**WORK INSTRUCTIONS**
Can you return the records below exactly as they stand, but only from the first line through the one with "-3/5 | -1881/2875"?

INFORMATION GIVEN Start Marker

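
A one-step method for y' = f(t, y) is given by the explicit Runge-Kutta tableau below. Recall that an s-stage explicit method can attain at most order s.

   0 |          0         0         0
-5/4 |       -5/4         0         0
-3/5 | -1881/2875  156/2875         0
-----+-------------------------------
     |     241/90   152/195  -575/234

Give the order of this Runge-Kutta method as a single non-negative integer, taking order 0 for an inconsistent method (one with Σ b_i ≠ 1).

b = (241/90, 152/195, -575/234)
c = (0, -5/4, -3/5)
Ac = (0, 0, -39/575)
Σ b_i: 241/90·1 + 152/195·1 + (-575/234)·1 = 1 ✓
b·c: 152/195·(-5/4) + (-575/234)·(-3/5) = 1/2 ✓
b·c²: 152/195·25/16 + (-575/234)·9/25 = 1/3 ✓
b·Ac: (-575/234)·(-39/575) = 1/6 ✓; 3 stages ⇒ order 3.

3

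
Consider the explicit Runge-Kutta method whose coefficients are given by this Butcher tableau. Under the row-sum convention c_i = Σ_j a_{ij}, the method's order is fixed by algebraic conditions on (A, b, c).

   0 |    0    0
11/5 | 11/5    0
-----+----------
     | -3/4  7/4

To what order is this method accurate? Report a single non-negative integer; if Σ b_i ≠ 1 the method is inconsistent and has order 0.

1

b = (-3/4, 7/4)
c = (0, 11/5)
Σ b_i: (-3/4)·1 + 7/4·1 = 1 ✓
b·c: 7/4·11/5 = 77/20 ≠ 1/2 ⇒ order 1.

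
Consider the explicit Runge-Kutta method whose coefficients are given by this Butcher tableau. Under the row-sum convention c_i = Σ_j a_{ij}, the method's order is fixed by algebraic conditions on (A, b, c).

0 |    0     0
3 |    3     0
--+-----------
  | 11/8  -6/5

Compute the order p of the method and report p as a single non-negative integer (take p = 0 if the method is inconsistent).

0

b = (11/8, -6/5)
c = (0, 3)
Σ b_i: 11/8·1 + (-6/5)·1 = 7/40 ≠ 1 ⇒ order 0.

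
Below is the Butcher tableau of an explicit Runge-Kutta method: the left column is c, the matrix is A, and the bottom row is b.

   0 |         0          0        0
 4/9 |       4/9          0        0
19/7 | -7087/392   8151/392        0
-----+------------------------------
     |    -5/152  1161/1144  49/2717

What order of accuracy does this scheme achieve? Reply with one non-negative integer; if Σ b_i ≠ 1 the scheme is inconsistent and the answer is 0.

b = (-5/152, 1161/1144, 49/2717)
c = (0, 4/9, 19/7)
Ac = (0, 0, 2717/294)
Σ b_i: (-5/152)·1 + 1161/1144·1 + 49/2717·1 = 1 ✓
b·c: 1161/1144·4/9 + 49/2717·19/7 = 1/2 ✓
b·c²: 1161/1144·16/81 + 49/2717·361/49 = 1/3 ✓
b·Ac: 49/2717·2717/294 = 1/6 ✓; 3 stages ⇒ order 3.

3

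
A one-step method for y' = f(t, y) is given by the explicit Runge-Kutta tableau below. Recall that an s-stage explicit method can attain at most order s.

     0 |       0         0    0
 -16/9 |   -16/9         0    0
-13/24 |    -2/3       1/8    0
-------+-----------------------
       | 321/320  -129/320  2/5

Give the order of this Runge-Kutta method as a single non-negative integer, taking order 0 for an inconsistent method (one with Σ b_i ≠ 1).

2

b = (321/320, -129/320, 2/5)
c = (0, -16/9, -13/24)
Ac = (0, 0, -2/9)
Σ b_i: 321/320·1 + (-129/320)·1 + 2/5·1 = 1 ✓
b·c: (-129/320)·(-16/9) + 2/5·(-13/24) = 1/2 ✓
b·c²: (-129/320)·256/81 + 2/5·169/576 = -4997/4320 ≠ 1/3 ⇒ order 2.
b·Ac: 2/5·(-2/9) = -4/45 ≠ 1/6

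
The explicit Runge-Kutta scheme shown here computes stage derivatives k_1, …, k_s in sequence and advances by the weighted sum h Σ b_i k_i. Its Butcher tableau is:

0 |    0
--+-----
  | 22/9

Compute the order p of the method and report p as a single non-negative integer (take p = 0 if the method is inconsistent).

0

b = (22/9)
c = (0)
Σ b_i: 22/9·1 = 22/9 ≠ 1 ⇒ order 0.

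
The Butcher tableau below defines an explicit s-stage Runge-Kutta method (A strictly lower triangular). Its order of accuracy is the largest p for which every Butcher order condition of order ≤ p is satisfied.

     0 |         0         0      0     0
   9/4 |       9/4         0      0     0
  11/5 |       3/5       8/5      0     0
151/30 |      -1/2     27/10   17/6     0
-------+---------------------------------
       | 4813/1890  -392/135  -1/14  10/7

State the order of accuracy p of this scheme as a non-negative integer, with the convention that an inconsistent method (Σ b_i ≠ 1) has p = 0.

b = (4813/1890, -392/135, -1/14, 10/7)
c = (0, 9/4, 11/5, 151/30)
Ac = (0, 0, 18/5, 1477/120)
Σ b_i: 4813/1890·1 + (-392/135)·1 + (-1/14)·1 + 10/7·1 = 1 ✓
b·c: (-392/135)·9/4 + (-1/14)·11/5 + 10/7·151/30 = 1/2 ✓
b·c²: (-392/135)·81/16 + (-1/14)·121/25 + 10/7·22801/900 = 66611/3150 ≠ 1/3 ⇒ order 2.
b·Ac: (-1/14)·18/5 + 10/7·1477/120 = 7277/420 ≠ 1/6

2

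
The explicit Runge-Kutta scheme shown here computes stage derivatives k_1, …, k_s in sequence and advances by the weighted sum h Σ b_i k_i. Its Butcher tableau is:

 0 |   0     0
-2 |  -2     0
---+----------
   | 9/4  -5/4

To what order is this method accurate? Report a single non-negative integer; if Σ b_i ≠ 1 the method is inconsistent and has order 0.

b = (9/4, -5/4)
c = (0, -2)
Σ b_i: 9/4·1 + (-5/4)·1 = 1 ✓
b·c: (-5/4)·(-2) = 5/2 ≠ 1/2 ⇒ order 1.

1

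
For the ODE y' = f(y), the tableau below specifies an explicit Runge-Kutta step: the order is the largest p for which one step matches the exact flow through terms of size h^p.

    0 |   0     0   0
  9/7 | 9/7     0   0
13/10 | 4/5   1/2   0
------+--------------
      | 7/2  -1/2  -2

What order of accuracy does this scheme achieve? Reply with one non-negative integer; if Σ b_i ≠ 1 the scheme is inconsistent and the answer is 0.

b = (7/2, -1/2, -2)
c = (0, 9/7, 13/10)
Ac = (0, 0, 9/14)
Σ b_i: 7/2·1 + (-1/2)·1 + (-2)·1 = 1 ✓
b·c: (-1/2)·9/7 + (-2)·13/10 = -227/70 ≠ 1/2 ⇒ order 1.

1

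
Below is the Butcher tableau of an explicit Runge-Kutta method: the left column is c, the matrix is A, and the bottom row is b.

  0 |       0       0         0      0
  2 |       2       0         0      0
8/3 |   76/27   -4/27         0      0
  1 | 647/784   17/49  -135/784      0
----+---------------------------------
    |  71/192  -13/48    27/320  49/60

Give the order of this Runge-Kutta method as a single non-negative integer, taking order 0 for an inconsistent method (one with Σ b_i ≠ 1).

b = (71/192, -13/48, 27/320, 49/60)
c = (0, 2, 8/3, 1)
Ac = (0, 0, -8/27, 23/98)
Σ b_i: 71/192·1 + (-13/48)·1 + 27/320·1 + 49/60·1 = 1 ✓
b·c: (-13/48)·2 + 27/320·8/3 + 49/60·1 = 1/2 ✓
b·c²: (-13/48)·4 + 27/320·64/9 + 49/60·1 = 1/3 ✓
b·Ac: 27/320·(-8/27) + 49/60·23/98 = 1/6 ✓
b·c³: (-13/48)·8 + 27/320·512/27 + 49/60·1 = 1/4 ✓
b·(c∘Ac): 27/320·(-64/81) + 49/60·23/98 = 1/8 ✓
b·Ac²: 27/320·(-16/27) + 49/60·8/49 = 1/12 ✓
b·A²c: 49/60·5/98 = 1/24 ✓; 4 stages ⇒ order 4.

4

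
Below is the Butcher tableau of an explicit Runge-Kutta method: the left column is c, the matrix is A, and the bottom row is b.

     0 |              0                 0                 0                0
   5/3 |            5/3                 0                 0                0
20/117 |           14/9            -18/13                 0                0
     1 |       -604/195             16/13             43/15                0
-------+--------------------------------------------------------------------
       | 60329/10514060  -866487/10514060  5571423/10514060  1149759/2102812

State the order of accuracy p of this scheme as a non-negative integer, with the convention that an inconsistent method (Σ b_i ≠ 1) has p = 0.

b = (60329/10514060, -866487/10514060, 5571423/10514060, 1149759/2102812)
c = (0, 5/3, 20/117, 1)
Ac = (0, 0, -30/13, 892/351)
Σ b_i: 60329/10514060·1 + (-866487/10514060)·1 + 5571423/10514060·1 + 1149759/2102812·1 = 1 ✓
b·c: (-866487/10514060)·5/3 + 5571423/10514060·20/117 + 1149759/2102812·1 = 1/2 ✓
b·c²: (-866487/10514060)·25/9 + 5571423/10514060·400/13689 + 1149759/2102812·1 = 1/3 ✓
b·Ac: 5571423/10514060·(-30/13) + 1149759/2102812·892/351 = 1/6 ✓
b·c³: (-866487/10514060)·125/27 + 5571423/10514060·8000/1601613 + 1149759/2102812·1 = 20651789/123014502 ≠ 1/4 ⇒ order 3.
b·(c∘Ac): 5571423/10514060·(-200/507) + 1149759/2102812·892/351 = 1861751/1577109 ≠ 1/8
b·Ac²: 5571423/10514060·(-50/13) + 1149759/2102812·143840/41067 = -45384265/369043506 ≠ 1/12
b·A²c: 1149759/2102812·(-86/13) = -3803049/1051406 ≠ 1/24

3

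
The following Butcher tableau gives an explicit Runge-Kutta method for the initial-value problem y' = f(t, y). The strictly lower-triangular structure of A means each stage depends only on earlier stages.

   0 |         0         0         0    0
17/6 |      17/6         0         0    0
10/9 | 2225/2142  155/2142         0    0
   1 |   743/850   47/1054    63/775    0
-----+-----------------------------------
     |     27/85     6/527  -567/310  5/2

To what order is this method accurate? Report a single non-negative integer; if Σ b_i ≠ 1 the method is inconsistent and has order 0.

4

b = (27/85, 6/527, -567/310, 5/2)
c = (0, 17/6, 10/9, 1)
Ac = (0, 0, 155/756, 13/60)
Σ b_i: 27/85·1 + 6/527·1 + (-567/310)·1 + 5/2·1 = 1 ✓
b·c: 6/527·17/6 + (-567/310)·10/9 + 5/2·1 = 1/2 ✓
b·c²: 6/527·289/36 + (-567/310)·100/81 + 5/2·1 = 1/3 ✓
b·Ac: (-567/310)·155/756 + 5/2·13/60 = 1/6 ✓
b·c³: 6/527·4913/216 + (-567/310)·1000/729 + 5/2·1 = 1/4 ✓
b·(c∘Ac): (-567/310)·775/3402 + 5/2·13/60 = 1/8 ✓
b·Ac²: (-567/310)·2635/4536 + 5/2·11/24 = 1/12 ✓
b·A²c: 5/2·1/60 = 1/24 ✓; 4 stages ⇒ order 4.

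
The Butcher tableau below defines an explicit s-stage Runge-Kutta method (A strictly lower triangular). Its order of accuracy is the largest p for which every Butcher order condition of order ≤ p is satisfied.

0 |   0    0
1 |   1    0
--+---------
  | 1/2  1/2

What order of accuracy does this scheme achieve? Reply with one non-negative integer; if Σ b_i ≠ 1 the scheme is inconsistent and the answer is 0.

b = (1/2, 1/2)
c = (0, 1)
Σ b_i: 1/2·1 + 1/2·1 = 1 ✓
b·c: 1/2·1 = 1/2 ✓; 2 stages ⇒ order 2.

2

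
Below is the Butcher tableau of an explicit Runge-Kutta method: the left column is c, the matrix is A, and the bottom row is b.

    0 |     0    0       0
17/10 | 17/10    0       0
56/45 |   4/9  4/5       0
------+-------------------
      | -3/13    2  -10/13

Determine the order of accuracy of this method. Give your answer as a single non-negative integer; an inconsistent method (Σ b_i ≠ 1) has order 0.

1

b = (-3/13, 2, -10/13)
c = (0, 17/10, 56/45)
Ac = (0, 0, 34/25)
Σ b_i: (-3/13)·1 + 2·1 + (-10/13)·1 = 1 ✓
b·c: 2·17/10 + (-10/13)·56/45 = 1429/585 ≠ 1/2 ⇒ order 1.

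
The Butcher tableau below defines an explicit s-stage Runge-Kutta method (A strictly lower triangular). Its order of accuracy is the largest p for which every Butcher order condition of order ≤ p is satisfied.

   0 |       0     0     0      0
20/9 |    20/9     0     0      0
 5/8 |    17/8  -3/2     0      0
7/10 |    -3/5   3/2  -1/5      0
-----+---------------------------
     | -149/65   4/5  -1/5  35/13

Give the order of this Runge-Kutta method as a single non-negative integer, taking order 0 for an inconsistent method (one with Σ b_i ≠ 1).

1

b = (-149/65, 4/5, -1/5, 35/13)
c = (0, 20/9, 5/8, 7/10)
Ac = (0, 0, -10/3, 77/24)
Σ b_i: (-149/65)·1 + 4/5·1 + (-1/5)·1 + 35/13·1 = 1 ✓
b·c: 4/5·20/9 + (-1/5)·5/8 + 35/13·7/10 = 3311/936 ≠ 1/2 ⇒ order 1.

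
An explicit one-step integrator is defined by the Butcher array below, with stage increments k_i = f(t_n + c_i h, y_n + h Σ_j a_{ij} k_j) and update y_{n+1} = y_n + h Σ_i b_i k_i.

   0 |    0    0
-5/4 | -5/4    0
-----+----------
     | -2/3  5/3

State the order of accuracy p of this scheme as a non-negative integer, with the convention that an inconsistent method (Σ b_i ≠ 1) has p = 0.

1

b = (-2/3, 5/3)
c = (0, -5/4)
Σ b_i: (-2/3)·1 + 5/3·1 = 1 ✓
b·c: 5/3·(-5/4) = -25/12 ≠ 1/2 ⇒ order 1.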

INFORMATION GIVEN End Marker

**ANSWER BELOW**
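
A one-step method for y' = f(t, y) is given by the explicit Runge-Kutta tableau below. Recall that an s-stage explicit method can attain at most order s.

   0 |          0         0         0
-5/4 |       -5/4         0         0
-3/5 | -1881/2875  156/2875         0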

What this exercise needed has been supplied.